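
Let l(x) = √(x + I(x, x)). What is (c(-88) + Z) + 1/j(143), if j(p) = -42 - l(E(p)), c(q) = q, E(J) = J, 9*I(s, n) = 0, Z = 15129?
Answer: 24381419/1621 + √143/1621 ≈ 15041.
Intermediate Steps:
I(s, n) = 0 (I(s, n) = (⅑)*0 = 0)
l(x) = √x (l(x) = √(x + 0) = √x)
j(p) = -42 - √p
(c(-88) + Z) + 1/j(143) = (-88 + 15129) + 1/(-42 - √143) = 15041 + 1/(-42 - √143)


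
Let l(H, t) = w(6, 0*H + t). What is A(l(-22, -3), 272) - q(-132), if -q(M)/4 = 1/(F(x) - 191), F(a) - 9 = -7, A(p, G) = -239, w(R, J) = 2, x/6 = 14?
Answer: -45175/189 ≈ -239.02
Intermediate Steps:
x = 84 (x = 6*14 = 84)
l(H, t) = 2
F(a) = 2 (F(a) = 9 - 7 = 2)
q(M) = 4/189 (q(M) = -4/(2 - 191) = -4/(-189) = -4*(-1/189) = 4/189)
A(l(-22, -3), 272) - q(-132) = -239 - 1*4/189 = -239 - 4/189 = -45175/189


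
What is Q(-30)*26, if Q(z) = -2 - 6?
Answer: -208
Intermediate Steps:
Q(z) = -8
Q(-30)*26 = -8*26 = -208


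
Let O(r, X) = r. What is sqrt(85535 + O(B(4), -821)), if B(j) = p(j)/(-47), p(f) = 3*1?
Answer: sqrt(188946674)/47 ≈ 292.46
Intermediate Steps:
p(f) = 3
B(j) = -3/47 (B(j) = 3/(-47) = 3*(-1/47) = -3/47)
sqrt(85535 + O(B(4), -821)) = sqrt(85535 - 3/47) = sqrt(4020142/47) = sqrt(188946674)/47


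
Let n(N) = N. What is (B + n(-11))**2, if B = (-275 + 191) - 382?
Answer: 227529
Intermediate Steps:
B = -466 (B = -84 - 382 = -466)
(B + n(-11))**2 = (-466 - 11)**2 = (-477)**2 = 227529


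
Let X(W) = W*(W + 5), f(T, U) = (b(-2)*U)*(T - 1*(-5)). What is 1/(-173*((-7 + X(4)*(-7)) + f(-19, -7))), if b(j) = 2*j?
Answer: 1/112623 ≈ 8.8792e-6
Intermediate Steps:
f(T, U) = -4*U*(5 + T) (f(T, U) = ((2*(-2))*U)*(T - 1*(-5)) = (-4*U)*(T + 5) = (-4*U)*(5 + T) = -4*U*(5 + T))
X(W) = W*(5 + W)
1/(-173*((-7 + X(4)*(-7)) + f(-19, -7))) = 1/(-173*((-7 + (4*(5 + 4))*(-7)) - 4*(-7)*(5 - 19))) = 1/(-173*((-7 + (4*9)*(-7)) - 4*(-7)*(-14))) = 1/(-173*((-7 + 36*(-7)) - 392)) = 1/(-173*((-7 - 252) - 392)) = 1/(-173*(-259 - 392)) = 1/(-173*(-651)) = 1/112623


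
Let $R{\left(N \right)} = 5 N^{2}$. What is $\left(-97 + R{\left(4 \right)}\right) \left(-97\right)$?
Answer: $1649$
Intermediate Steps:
$\left(-97 + R{\left(4 \right)}\right) \left(-97\right) = \left(-97 + 5 \cdot 4^{2}\right) \left(-97\right) = \left(-97 + 5 \cdot 16\right) \left(-97\right) = \left(-97 + 80\right) \left(-97\right) = \left(-17\right) \left(-97\right) = 1649$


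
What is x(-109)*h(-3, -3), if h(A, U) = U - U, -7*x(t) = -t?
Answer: 0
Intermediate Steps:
x(t) = t/7 (x(t) = -(-1)*t/7 = t/7)
h(A, U) = 0
x(-109)*h(-3, -3) = ((⅐)*(-109))*0 = -109/7*0 = 0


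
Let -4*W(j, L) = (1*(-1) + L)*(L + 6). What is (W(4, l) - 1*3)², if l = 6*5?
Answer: 69696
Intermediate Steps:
l = 30
W(j, L) = -(-1 + L)*(6 + L)/4 (W(j, L) = -(1*(-1) + L)*(L + 6)/4 = -(-1 + L)*(6 + L)/4)
(W(4, l) - 1*3)² = ((3/2 - 5/4*30 - ¼*30²) - 1*3)² = ((3/2 - 75/2 - ¼*900) - 3)² = ((3/2 - 75/2 - 225) - 3)² = (-261 - 3)² = (-264)² = 69696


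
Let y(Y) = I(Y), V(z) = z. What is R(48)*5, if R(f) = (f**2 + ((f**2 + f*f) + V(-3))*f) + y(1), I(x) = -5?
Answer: 1116695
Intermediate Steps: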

** Your task **
Go through the records, tally the lines holding the word "Answer", and give only the tally.

** Result of the exercise **
10